→ **Task prompt**
The entries are to be repeated verbatim, with nothing left out.

→ **Exercise inputs**
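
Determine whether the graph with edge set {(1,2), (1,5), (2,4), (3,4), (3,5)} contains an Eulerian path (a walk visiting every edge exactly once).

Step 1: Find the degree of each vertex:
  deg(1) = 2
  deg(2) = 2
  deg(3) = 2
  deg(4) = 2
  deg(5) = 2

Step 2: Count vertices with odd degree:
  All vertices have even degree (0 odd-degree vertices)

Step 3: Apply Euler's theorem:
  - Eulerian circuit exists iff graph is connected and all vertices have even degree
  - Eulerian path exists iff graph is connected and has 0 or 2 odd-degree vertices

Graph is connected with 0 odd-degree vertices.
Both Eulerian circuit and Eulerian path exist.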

→ **Written solution**
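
Determine whether the graph with edge set {(1,2), (1,5), (2,4), (3,4), (3,5)} contains an Eulerian path (a walk visiting every edge exactly once).

Step 1: Find the degree of each vertex:
  deg(1) = 2
  deg(2) = 2
  deg(3) = 2
  deg(4) = 2
  deg(5) = 2

Step 2: Count vertices with odd degree:
  All vertices have even degree (0 odd-degree vertices)

Step 3: Apply Euler's theorem:
  - Eulerian circuit exists iff graph is connected and all vertices have even degree
  - Eulerian path exists iff graph is connected and has 0 or 2 odd-degree vertices

Graph is connected with 0 odd-degree vertices.
Both Eulerian circuit and Eulerian path exist.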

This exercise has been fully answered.